→ REQUIRED WORK:
Wherever a line in the records below contains "values", copy that line.
******************************
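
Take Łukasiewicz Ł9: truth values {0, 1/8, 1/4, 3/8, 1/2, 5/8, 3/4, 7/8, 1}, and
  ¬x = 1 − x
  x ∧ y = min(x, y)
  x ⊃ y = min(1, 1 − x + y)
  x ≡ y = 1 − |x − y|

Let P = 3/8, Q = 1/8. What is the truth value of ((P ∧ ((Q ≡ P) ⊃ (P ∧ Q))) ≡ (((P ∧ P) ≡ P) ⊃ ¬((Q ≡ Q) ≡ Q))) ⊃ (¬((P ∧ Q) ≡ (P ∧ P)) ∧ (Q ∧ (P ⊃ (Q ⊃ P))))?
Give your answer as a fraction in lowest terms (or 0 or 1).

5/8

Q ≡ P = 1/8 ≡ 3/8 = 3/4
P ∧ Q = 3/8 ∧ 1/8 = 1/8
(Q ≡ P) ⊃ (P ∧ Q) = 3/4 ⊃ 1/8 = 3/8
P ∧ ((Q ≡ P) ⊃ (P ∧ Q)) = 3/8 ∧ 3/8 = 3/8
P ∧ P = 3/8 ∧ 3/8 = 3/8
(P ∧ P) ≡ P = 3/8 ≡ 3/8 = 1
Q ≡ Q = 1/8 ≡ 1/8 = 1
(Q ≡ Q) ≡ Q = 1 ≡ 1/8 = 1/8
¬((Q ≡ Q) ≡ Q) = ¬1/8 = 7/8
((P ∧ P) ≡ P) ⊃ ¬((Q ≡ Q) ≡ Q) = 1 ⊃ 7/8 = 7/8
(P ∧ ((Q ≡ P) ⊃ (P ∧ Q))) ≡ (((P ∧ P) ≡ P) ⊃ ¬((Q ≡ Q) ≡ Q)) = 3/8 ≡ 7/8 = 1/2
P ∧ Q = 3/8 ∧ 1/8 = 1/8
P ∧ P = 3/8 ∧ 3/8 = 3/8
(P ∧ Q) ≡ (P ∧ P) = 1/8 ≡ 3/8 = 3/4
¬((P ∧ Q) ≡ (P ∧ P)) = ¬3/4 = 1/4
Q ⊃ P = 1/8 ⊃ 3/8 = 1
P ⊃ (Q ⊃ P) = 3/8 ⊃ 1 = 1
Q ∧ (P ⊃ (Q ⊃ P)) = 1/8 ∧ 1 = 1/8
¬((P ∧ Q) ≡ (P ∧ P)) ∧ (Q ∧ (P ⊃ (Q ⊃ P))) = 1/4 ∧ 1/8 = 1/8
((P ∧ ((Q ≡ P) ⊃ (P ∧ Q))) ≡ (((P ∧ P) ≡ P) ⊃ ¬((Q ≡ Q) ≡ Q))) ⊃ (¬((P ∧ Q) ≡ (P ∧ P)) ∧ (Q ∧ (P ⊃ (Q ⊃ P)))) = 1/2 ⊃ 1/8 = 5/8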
******************************
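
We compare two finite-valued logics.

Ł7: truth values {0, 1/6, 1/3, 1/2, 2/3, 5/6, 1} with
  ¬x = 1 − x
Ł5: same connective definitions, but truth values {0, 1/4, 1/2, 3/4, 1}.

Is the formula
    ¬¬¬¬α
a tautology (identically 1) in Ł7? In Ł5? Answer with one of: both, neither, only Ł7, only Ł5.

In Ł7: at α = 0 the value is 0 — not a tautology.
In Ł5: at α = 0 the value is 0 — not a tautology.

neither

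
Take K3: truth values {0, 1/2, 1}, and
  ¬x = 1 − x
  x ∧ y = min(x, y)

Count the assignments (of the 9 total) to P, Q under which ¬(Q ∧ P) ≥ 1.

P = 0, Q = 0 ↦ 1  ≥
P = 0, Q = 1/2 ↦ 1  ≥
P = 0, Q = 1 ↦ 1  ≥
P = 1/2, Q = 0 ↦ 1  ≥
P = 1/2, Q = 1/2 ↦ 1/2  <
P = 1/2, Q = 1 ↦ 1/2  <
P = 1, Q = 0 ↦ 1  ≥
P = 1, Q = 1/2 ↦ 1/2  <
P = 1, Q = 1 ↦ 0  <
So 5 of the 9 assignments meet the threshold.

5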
******************************
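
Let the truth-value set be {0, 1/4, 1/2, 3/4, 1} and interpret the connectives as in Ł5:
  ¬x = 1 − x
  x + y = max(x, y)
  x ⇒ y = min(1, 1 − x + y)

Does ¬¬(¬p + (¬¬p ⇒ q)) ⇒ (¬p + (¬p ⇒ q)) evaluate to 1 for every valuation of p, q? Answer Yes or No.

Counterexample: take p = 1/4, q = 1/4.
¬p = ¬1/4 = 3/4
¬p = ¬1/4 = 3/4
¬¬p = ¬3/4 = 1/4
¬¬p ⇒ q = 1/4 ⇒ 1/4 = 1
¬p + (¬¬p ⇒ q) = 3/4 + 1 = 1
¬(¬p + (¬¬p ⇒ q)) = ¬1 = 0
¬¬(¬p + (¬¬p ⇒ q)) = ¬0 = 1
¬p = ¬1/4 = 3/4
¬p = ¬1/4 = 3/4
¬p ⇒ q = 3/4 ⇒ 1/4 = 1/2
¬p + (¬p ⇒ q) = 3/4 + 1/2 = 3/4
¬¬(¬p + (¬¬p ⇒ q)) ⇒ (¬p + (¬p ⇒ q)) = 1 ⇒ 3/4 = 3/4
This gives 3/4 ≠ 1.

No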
******************************
→ ANSWER TO THE EXERCISE:
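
Take Łukasiewicz Ł9: truth values {0, 1/8, 1/4, 3/8, 1/2, 5/8, 3/4, 7/8, 1}, and
Ł7: truth values {0, 1/6, 1/3, 1/2, 2/3, 5/6, 1} with
Ł5: same connective definitions, but truth values {0, 1/4, 1/2, 3/4, 1}.
Take K3: truth values {0, 1/2, 1}, and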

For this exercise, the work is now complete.